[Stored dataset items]
◆ ◆ ◆ ◆ ◆ ◆ ◆
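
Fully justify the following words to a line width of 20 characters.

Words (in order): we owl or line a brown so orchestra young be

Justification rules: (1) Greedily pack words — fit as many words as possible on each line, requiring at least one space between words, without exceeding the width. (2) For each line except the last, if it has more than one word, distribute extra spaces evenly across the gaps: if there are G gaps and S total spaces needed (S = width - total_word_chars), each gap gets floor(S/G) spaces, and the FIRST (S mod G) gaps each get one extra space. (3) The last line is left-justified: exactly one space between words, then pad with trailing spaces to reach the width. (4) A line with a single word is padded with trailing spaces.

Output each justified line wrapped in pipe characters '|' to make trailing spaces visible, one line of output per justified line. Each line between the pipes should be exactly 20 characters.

Line 1: ['we', 'owl', 'or', 'line', 'a'] (min_width=16, slack=4)
Line 2: ['brown', 'so', 'orchestra'] (min_width=18, slack=2)
Line 3: ['young', 'be'] (min_width=8, slack=12)

Answer: |we  owl  or  line  a|
|brown  so  orchestra|
|young be            |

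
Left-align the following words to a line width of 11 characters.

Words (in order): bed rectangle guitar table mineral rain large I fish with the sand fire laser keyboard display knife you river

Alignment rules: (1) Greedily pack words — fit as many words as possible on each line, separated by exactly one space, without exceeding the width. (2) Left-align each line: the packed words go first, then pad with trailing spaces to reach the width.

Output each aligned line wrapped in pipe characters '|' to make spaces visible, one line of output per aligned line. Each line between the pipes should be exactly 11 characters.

Answer: |bed        |
|rectangle  |
|guitar     |
|table      |
|mineral    |
|rain large |
|I fish with|
|the sand   |
|fire laser |
|keyboard   |
|display    |
|knife you  |
|river      |

Derivation:
Line 1: ['bed'] (min_width=3, slack=8)
Line 2: ['rectangle'] (min_width=9, slack=2)
Line 3: ['guitar'] (min_width=6, slack=5)
Line 4: ['table'] (min_width=5, slack=6)
Line 5: ['mineral'] (min_width=7, slack=4)
Line 6: ['rain', 'large'] (min_width=10, slack=1)
Line 7: ['I', 'fish', 'with'] (min_width=11, slack=0)
Line 8: ['the', 'sand'] (min_width=8, slack=3)
Line 9: ['fire', 'laser'] (min_width=10, slack=1)
Line 10: ['keyboard'] (min_width=8, slack=3)
Line 11: ['display'] (min_width=7, slack=4)
Line 12: ['knife', 'you'] (min_width=9, slack=2)
Line 13: ['river'] (min_width=5, slack=6)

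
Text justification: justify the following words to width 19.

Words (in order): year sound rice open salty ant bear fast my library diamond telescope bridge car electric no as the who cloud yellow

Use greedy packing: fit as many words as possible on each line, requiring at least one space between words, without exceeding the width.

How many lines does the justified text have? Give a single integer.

Line 1: ['year', 'sound', 'rice'] (min_width=15, slack=4)
Line 2: ['open', 'salty', 'ant', 'bear'] (min_width=19, slack=0)
Line 3: ['fast', 'my', 'library'] (min_width=15, slack=4)
Line 4: ['diamond', 'telescope'] (min_width=17, slack=2)
Line 5: ['bridge', 'car', 'electric'] (min_width=19, slack=0)
Line 6: ['no', 'as', 'the', 'who', 'cloud'] (min_width=19, slack=0)
Line 7: ['yellow'] (min_width=6, slack=13)
Total lines: 7

Answer: 7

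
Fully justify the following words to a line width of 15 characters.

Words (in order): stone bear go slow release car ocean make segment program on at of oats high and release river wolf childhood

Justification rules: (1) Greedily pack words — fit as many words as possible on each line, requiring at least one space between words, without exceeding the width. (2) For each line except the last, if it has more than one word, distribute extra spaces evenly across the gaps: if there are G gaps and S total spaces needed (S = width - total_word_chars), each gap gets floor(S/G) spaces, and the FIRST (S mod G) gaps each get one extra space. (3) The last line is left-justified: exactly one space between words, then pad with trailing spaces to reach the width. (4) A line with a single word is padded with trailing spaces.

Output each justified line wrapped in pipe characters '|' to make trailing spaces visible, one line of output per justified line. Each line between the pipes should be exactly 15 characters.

Answer: |stone  bear  go|
|slow    release|
|car  ocean make|
|segment program|
|on  at  of oats|
|high        and|
|release   river|
|wolf childhood |

Derivation:
Line 1: ['stone', 'bear', 'go'] (min_width=13, slack=2)
Line 2: ['slow', 'release'] (min_width=12, slack=3)
Line 3: ['car', 'ocean', 'make'] (min_width=14, slack=1)
Line 4: ['segment', 'program'] (min_width=15, slack=0)
Line 5: ['on', 'at', 'of', 'oats'] (min_width=13, slack=2)
Line 6: ['high', 'and'] (min_width=8, slack=7)
Line 7: ['release', 'river'] (min_width=13, slack=2)
Line 8: ['wolf', 'childhood'] (min_width=14, slack=1)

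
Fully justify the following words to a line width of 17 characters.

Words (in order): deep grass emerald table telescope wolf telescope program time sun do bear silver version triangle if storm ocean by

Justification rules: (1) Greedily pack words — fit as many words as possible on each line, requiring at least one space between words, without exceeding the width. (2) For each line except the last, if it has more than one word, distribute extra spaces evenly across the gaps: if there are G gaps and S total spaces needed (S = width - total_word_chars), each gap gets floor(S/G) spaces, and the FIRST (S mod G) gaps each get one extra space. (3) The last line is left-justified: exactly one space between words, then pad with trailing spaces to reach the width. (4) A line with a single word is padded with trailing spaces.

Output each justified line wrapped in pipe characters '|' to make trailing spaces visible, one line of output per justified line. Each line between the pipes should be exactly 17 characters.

Answer: |deep        grass|
|emerald     table|
|telescope    wolf|
|telescope program|
|time  sun do bear|
|silver    version|
|triangle if storm|
|ocean by         |

Derivation:
Line 1: ['deep', 'grass'] (min_width=10, slack=7)
Line 2: ['emerald', 'table'] (min_width=13, slack=4)
Line 3: ['telescope', 'wolf'] (min_width=14, slack=3)
Line 4: ['telescope', 'program'] (min_width=17, slack=0)
Line 5: ['time', 'sun', 'do', 'bear'] (min_width=16, slack=1)
Line 6: ['silver', 'version'] (min_width=14, slack=3)
Line 7: ['triangle', 'if', 'storm'] (min_width=17, slack=0)
Line 8: ['ocean', 'by'] (min_width=8, slack=9)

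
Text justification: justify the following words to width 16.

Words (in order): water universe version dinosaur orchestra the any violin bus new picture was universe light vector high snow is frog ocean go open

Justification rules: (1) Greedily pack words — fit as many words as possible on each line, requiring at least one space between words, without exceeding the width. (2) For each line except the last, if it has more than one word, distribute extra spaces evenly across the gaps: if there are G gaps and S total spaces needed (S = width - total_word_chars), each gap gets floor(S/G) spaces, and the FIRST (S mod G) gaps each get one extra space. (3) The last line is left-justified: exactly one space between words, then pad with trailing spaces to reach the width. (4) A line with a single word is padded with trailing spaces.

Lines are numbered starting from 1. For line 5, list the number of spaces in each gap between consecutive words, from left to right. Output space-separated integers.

Answer: 2 1

Derivation:
Line 1: ['water', 'universe'] (min_width=14, slack=2)
Line 2: ['version', 'dinosaur'] (min_width=16, slack=0)
Line 3: ['orchestra', 'the'] (min_width=13, slack=3)
Line 4: ['any', 'violin', 'bus'] (min_width=14, slack=2)
Line 5: ['new', 'picture', 'was'] (min_width=15, slack=1)
Line 6: ['universe', 'light'] (min_width=14, slack=2)
Line 7: ['vector', 'high', 'snow'] (min_width=16, slack=0)
Line 8: ['is', 'frog', 'ocean', 'go'] (min_width=16, slack=0)
Line 9: ['open'] (min_width=4, slack=12)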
◆ ◆ ◆ ◆ ◆ ◆ ◆
WORK INSTRUCTION |
Answer with a single number: the count of lines above that contain the string "following".

RESPONSE TO THIS TASK |
6